== WHAT IS REQUIRED ==
All of the records shown below need to be copied with no differences.

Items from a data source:
-----
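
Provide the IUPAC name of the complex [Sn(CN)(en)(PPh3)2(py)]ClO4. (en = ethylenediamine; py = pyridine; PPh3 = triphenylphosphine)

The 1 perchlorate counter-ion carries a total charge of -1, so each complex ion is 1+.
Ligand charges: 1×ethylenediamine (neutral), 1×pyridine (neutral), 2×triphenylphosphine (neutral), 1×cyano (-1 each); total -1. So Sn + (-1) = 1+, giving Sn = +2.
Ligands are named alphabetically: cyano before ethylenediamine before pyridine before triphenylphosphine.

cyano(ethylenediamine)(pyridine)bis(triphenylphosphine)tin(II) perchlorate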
-----
== WORKED SOLUTION ==
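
Provide the IUPAC name of the complex [Sn(CN)(en)(PPh3)2(py)]ClO4. (en = ethylenediamine; py = pyridine; PPh3 = triphenylphosphine)

The 1 perchlorate counter-ion carries a total charge of -1, so each complex ion is 1+.
Ligand charges: 1×ethylenediamine (neutral), 1×pyridine (neutral), 2×triphenylphosphine (neutral), 1×cyano (-1 each); total -1. So Sn + (-1) = 1+, giving Sn = +2.
Ligands are named alphabetically: cyano before ethylenediamine before pyridine before triphenylphosphine.

cyano(ethylenediamine)(pyridine)bis(triphenylphosphine)tin(II) perchlorate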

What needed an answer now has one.